_Task:_ Begin at the line containing "Rolls (flat list): 3" and copy each line exactly through the end of the records, leaving out what comes before.

------------------------------------------------------------

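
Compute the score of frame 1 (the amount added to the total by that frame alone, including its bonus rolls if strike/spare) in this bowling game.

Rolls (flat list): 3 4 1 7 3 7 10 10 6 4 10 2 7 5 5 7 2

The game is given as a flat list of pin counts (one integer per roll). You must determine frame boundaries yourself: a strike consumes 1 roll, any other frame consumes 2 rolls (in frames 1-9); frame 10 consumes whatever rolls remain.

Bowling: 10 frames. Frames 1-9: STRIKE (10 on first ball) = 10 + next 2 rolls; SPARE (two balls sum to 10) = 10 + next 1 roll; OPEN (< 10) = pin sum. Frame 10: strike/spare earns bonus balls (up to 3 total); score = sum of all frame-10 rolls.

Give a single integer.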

------------------------------------------------------------

_Exercise output:_
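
Rolls (flat list): 3 4 1 7 3 7 10 10 6 4 10 2 7 5 5 7 2

The game is given as a flat list of pin counts (one integer per roll). You must determine frame boundaries yourself: a strike consumes 1 roll, any other frame consumes 2 rolls (in frames 1-9); frame 10 consumes whatever rolls remain.

Bowling: 10 frames. Frames 1-9: STRIKE (10 on first ball) = 10 + next 2 rolls; SPARE (two balls sum to 10) = 10 + next 1 roll; OPEN (< 10) = pin sum. Frame 10: strike/spare earns bonus balls (up to 3 total); score = sum of all frame-10 rolls.

Give a single integer.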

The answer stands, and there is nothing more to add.